▶ [Activity]:
Pull out each line of the records holding the string "algorithm".

Segment Open

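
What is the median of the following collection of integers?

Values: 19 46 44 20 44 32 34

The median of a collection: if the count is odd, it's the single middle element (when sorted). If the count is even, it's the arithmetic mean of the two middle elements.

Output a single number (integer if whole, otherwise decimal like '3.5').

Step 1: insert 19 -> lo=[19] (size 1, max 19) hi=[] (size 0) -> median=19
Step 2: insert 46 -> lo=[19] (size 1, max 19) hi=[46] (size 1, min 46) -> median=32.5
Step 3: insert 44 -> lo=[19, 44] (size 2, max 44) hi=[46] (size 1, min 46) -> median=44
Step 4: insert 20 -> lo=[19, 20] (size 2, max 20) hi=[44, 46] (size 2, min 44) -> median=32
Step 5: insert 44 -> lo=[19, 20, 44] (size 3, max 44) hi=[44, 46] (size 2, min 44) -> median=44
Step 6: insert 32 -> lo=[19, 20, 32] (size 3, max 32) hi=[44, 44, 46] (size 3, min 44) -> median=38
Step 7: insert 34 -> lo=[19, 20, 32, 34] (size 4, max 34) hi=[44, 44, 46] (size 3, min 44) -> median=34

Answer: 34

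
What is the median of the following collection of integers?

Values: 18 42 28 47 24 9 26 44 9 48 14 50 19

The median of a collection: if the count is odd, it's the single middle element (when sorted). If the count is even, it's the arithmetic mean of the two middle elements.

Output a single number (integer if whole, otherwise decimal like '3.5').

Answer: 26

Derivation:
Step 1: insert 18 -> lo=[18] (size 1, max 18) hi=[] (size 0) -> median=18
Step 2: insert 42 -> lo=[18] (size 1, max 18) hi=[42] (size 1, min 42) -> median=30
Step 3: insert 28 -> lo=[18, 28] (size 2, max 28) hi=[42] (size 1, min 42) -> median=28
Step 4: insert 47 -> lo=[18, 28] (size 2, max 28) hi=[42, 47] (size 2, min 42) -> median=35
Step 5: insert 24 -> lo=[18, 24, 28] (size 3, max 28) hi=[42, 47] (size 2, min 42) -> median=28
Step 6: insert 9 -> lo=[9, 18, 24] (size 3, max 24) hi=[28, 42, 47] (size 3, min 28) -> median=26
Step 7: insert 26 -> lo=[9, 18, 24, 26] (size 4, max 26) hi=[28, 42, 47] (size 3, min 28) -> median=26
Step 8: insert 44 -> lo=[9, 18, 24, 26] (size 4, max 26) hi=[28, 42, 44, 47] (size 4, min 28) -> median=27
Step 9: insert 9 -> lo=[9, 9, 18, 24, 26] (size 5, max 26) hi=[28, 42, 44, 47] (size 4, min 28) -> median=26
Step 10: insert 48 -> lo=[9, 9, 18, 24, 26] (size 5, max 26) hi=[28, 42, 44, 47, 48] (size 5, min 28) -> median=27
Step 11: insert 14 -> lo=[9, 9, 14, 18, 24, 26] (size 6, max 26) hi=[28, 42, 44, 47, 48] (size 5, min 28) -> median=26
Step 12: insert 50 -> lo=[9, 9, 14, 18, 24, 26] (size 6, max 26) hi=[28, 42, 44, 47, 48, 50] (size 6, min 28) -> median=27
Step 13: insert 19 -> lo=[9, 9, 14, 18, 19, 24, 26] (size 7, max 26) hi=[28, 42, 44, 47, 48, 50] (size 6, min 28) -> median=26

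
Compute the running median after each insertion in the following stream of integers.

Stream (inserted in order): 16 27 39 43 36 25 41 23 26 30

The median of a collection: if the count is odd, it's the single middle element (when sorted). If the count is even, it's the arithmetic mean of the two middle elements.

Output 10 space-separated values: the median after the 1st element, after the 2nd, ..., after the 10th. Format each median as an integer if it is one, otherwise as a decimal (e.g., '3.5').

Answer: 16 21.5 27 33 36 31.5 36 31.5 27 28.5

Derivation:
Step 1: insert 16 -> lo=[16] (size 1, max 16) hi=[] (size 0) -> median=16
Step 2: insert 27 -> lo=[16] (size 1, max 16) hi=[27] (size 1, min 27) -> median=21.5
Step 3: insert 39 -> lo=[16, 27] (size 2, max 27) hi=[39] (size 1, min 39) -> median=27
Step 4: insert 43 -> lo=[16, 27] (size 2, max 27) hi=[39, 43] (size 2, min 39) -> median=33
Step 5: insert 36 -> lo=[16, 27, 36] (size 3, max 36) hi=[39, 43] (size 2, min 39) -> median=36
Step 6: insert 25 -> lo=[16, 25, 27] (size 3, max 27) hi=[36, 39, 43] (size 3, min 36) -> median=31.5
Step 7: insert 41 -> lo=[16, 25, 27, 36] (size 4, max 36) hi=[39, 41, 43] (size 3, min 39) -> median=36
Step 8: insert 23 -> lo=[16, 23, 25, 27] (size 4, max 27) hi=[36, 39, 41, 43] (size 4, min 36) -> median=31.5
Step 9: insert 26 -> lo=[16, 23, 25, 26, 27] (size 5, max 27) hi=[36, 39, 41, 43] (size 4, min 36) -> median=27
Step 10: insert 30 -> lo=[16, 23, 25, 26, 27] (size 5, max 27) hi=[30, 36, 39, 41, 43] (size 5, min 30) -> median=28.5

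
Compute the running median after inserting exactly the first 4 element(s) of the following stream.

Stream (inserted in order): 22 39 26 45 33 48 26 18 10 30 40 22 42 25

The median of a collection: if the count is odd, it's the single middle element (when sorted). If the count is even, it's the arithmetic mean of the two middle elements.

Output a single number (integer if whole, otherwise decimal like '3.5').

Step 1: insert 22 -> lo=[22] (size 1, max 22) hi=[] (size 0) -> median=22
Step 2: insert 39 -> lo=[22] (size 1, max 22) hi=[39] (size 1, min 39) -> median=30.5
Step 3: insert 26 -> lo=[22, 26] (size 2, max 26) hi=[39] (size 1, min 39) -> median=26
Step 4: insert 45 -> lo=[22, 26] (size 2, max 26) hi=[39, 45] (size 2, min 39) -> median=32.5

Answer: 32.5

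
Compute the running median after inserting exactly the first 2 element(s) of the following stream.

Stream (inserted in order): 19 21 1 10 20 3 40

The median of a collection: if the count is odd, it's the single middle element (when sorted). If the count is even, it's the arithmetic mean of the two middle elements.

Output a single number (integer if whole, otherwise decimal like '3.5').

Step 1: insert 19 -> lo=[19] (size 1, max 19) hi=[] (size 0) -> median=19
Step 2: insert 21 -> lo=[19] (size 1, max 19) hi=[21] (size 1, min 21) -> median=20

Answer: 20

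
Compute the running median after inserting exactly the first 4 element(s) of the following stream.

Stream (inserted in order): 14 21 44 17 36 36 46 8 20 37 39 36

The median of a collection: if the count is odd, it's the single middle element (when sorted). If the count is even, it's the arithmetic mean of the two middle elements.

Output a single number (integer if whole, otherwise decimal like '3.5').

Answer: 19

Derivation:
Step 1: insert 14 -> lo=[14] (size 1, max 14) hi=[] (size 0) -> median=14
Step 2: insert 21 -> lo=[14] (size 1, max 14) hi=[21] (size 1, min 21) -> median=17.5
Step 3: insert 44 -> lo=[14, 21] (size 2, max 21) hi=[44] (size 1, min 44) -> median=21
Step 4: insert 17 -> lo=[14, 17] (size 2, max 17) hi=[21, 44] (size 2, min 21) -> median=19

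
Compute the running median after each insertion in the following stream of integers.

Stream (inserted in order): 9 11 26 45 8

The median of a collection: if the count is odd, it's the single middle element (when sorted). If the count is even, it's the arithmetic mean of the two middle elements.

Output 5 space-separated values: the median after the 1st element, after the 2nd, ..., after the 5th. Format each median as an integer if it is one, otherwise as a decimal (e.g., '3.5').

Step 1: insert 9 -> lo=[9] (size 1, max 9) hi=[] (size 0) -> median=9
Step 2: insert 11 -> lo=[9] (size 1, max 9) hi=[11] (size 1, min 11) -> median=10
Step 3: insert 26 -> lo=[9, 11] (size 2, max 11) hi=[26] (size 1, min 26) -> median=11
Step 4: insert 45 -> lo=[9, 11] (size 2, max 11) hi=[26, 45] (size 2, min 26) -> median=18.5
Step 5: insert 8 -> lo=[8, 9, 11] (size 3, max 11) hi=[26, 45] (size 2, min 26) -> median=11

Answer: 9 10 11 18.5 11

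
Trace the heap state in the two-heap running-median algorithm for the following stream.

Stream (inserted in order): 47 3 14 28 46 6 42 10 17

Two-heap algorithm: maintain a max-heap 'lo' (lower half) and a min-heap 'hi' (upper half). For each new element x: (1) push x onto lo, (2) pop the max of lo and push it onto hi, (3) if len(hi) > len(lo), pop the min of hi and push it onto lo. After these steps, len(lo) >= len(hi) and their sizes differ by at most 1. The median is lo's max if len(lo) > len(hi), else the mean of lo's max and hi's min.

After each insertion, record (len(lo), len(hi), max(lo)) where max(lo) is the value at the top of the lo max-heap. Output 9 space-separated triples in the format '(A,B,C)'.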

Segment Closed

▶ [Task response]:
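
Trace the heap state in the two-heap running-median algorithm for the following stream.
Two-heap algorithm: maintain a max-heap 'lo' (lower half) and a min-heap 'hi' (upper half). For each new element x: (1) push x onto lo, (2) pop the max of lo and push it onto hi, (3) if len(hi) > len(lo), pop the min of hi and push it onto lo. After these steps, len(lo) >= len(hi) and their sizes differ by at most 1. The median is lo's max if len(lo) > len(hi), else the mean of lo's max and hi's min.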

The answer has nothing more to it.